***** RECORDED DATA *****

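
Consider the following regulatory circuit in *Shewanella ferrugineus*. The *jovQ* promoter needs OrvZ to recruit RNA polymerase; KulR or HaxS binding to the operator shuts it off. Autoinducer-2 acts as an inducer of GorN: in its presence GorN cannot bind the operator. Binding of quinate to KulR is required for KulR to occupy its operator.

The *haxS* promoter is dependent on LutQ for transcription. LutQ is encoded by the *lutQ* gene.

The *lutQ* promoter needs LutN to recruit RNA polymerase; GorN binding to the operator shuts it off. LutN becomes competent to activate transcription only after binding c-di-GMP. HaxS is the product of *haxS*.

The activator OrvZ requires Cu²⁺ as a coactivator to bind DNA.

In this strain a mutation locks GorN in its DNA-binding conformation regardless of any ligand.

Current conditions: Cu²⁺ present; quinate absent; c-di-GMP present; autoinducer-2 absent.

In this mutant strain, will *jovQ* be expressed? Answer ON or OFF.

ON

Quinate is absent, so KulR is inactive.
Cu²⁺ is present, so OrvZ is active.
c-di-GMP is present, so LutN is active.
GorN is constitutively active in this strain.
With repressor GorN bound, *lutQ* is not transcribed.
So LutQ is not produced.
Required activator LutQ is absent, so *haxS* is not transcribed.
So HaxS is not produced.
No repressor is bound and OrvZ is active, so *jovQ* is transcribed.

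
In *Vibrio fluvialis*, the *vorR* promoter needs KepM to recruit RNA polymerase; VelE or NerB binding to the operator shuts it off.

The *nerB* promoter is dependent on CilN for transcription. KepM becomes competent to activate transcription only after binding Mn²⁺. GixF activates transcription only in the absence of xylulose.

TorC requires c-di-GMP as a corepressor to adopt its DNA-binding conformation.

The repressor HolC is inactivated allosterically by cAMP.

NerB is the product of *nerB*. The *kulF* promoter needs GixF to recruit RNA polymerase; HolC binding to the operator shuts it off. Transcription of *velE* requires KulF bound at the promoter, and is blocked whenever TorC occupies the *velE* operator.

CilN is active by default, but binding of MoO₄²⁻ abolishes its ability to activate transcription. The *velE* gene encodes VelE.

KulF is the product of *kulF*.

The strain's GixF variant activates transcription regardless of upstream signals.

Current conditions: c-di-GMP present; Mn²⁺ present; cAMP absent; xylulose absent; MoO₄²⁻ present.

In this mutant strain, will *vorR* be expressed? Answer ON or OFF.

ON

Mn²⁺ is present, so KepM is active.
GixF is constitutively active in this strain.
cAMP is absent, so HolC is active.
With repressor HolC bound, *kulF* is not transcribed.
So KulF is not produced.
c-di-GMP is present, so TorC is active.
With repressor TorC bound, *velE* is not transcribed.
So VelE is not produced.
MoO₄²⁻ is present, so CilN is inactive.
Required activator CilN is absent, so *nerB* is not transcribed.
So NerB is not produced.
No repressor is bound and KepM is active, so *vorR* is transcribed.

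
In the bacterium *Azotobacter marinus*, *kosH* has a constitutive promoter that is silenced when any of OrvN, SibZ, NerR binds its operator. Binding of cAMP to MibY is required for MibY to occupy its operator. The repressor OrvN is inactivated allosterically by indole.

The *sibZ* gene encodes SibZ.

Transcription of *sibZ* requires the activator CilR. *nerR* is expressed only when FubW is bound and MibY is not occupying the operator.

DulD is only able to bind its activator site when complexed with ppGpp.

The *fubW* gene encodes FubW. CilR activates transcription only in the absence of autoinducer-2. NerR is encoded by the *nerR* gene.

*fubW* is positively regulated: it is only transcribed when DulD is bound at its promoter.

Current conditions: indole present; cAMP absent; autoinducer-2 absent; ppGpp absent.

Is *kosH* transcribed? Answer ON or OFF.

Indole is present, so OrvN is inactive.
Autoinducer-2 is absent, so CilR is active.
No repressor is bound and CilR is active, so *sibZ* is transcribed.
So SibZ is produced and active.
ppGpp is absent, so DulD is inactive.
Required activator DulD is absent, so *fubW* is not transcribed.
So FubW is not produced.
cAMP is absent, so MibY is inactive.
Required activator FubW is absent, so *nerR* is not transcribed.
So NerR is not produced.
With repressor SibZ bound, *kosH* is not transcribed.

OFF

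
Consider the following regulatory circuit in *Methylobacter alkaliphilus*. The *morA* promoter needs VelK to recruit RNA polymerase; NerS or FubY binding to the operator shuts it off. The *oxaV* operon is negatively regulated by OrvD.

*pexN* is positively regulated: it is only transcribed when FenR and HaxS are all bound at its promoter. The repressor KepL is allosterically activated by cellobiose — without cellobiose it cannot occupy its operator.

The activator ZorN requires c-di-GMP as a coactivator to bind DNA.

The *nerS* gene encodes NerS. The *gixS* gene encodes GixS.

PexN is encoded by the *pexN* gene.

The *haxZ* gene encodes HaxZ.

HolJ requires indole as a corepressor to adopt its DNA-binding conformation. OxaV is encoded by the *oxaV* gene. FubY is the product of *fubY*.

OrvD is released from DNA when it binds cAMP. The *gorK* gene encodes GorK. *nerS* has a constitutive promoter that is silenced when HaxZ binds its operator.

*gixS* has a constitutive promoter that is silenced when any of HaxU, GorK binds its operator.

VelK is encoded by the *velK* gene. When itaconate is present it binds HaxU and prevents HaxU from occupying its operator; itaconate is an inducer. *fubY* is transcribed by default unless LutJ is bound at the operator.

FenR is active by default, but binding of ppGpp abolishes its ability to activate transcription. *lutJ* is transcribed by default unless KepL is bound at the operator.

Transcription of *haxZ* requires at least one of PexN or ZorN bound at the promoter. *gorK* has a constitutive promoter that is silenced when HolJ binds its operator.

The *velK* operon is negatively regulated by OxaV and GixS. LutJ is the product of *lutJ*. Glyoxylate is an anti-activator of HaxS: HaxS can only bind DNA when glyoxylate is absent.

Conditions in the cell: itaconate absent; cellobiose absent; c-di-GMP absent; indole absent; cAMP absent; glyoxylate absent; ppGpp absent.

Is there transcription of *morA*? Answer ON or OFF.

ON

ppGpp is absent, so FenR is active.
Glyoxylate is absent, so HaxS is active.
No repressor is bound and FenR and HaxS are active, so *pexN* is transcribed.
So PexN is produced and active.
c-di-GMP is absent, so ZorN is inactive.
Activator PexN is present, so *haxZ* is transcribed.
So HaxZ is produced and active.
With repressor HaxZ bound, *nerS* is not transcribed.
So NerS is not produced.
Cellobiose is absent, so KepL is inactive.
With no repressor bound, *lutJ* is transcribed.
So LutJ is produced and active.
With repressor LutJ bound, *fubY* is not transcribed.
So FubY is not produced.
cAMP is absent, so OrvD is active.
With repressor OrvD bound, *oxaV* is not transcribed.
So OxaV is not produced.
Itaconate is absent, so HaxU is active.
Indole is absent, so HolJ is inactive.
With no repressor bound, *gorK* is transcribed.
So GorK is produced and active.
With repressor HaxU bound, *gixS* is not transcribed.
So GixS is not produced.
With no repressor bound, *velK* is transcribed.
So VelK is produced and active.
No repressor is bound and VelK is active, so *morA* is transcribed.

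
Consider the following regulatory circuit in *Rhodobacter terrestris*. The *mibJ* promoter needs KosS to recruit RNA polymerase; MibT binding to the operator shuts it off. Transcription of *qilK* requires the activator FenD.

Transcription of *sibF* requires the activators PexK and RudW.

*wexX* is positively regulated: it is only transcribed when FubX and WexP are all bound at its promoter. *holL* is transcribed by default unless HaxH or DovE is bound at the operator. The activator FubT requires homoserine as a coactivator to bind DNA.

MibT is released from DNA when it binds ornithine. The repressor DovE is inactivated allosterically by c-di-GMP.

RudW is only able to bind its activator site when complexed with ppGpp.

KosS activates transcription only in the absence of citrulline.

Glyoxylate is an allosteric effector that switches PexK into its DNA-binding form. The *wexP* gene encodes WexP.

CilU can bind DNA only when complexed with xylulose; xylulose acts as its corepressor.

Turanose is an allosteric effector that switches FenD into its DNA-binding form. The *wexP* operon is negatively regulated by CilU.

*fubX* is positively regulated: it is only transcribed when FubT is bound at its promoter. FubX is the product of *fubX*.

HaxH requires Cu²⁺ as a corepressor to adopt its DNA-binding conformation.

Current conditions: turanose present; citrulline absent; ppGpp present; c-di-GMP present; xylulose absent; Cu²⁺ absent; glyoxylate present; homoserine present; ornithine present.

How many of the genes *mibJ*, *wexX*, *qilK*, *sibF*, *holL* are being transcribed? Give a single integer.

Ornithine is present, so MibT is inactive.
Citrulline is absent, so KosS is active.
No repressor is bound and KosS is active, so *mibJ* is transcribed.
→ *mibJ* is ON.
Homoserine is present, so FubT is active.
No repressor is bound and FubT is active, so *fubX* is transcribed.
So FubX is produced and active.
Xylulose is absent, so CilU is inactive.
With no repressor bound, *wexP* is transcribed.
So WexP is produced and active.
No repressor is bound and FubX and WexP are active, so *wexX* is transcribed.
→ *wexX* is ON.
Turanose is present, so FenD is active.
No repressor is bound and FenD is active, so *qilK* is transcribed.
→ *qilK* is ON.
Glyoxylate is present, so PexK is active.
ppGpp is present, so RudW is active.
No repressor is bound and PexK and RudW are active, so *sibF* is transcribed.
→ *sibF* is ON.
Cu²⁺ is absent, so HaxH is inactive.
c-di-GMP is present, so DovE is inactive.
With no repressor bound, *holL* is transcribed.
→ *holL* is ON.
5 of the 5 genes are transcribed.

5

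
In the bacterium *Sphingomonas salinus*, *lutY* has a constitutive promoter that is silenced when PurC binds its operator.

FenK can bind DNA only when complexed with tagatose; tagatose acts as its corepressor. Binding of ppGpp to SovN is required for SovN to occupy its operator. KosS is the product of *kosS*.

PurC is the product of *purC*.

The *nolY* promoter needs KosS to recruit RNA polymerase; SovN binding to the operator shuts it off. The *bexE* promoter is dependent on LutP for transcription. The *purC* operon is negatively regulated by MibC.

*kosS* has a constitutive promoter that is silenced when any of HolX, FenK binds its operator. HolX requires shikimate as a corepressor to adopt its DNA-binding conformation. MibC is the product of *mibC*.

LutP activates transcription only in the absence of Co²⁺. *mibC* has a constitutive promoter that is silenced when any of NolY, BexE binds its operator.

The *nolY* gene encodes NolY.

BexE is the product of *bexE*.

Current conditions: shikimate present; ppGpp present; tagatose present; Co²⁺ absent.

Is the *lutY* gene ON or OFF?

Shikimate is present, so HolX is active.
Tagatose is present, so FenK is active.
With repressor HolX bound, *kosS* is not transcribed.
So KosS is not produced.
ppGpp is present, so SovN is active.
With repressor SovN bound, *nolY* is not transcribed.
So NolY is not produced.
Co²⁺ is absent, so LutP is active.
No repressor is bound and LutP is active, so *bexE* is transcribed.
So BexE is produced and active.
With repressor BexE bound, *mibC* is not transcribed.
So MibC is not produced.
With no repressor bound, *purC* is transcribed.
So PurC is produced and active.
With repressor PurC bound, *lutY* is not transcribed.

OFF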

*****

Scan the entries above for the word "from" and collect each line holding it.

## YOUR SOLUTION
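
OrvD is released from DNA when it binds cAMP. The *gorK* gene encodes GorK. *nerS* has a constitutive promoter that is silenced when HaxZ binds its operator.
VelK is encoded by the *velK* gene. When itaconate is present it binds HaxU and prevents HaxU from occupying its operator; itaconate is an inducer. *fubY* is transcribed by default unless LutJ is bound at the operator.
MibT is released from DNA when it binds ornithine. The repressor DovE is inactivated allosterically by c-di-GMP.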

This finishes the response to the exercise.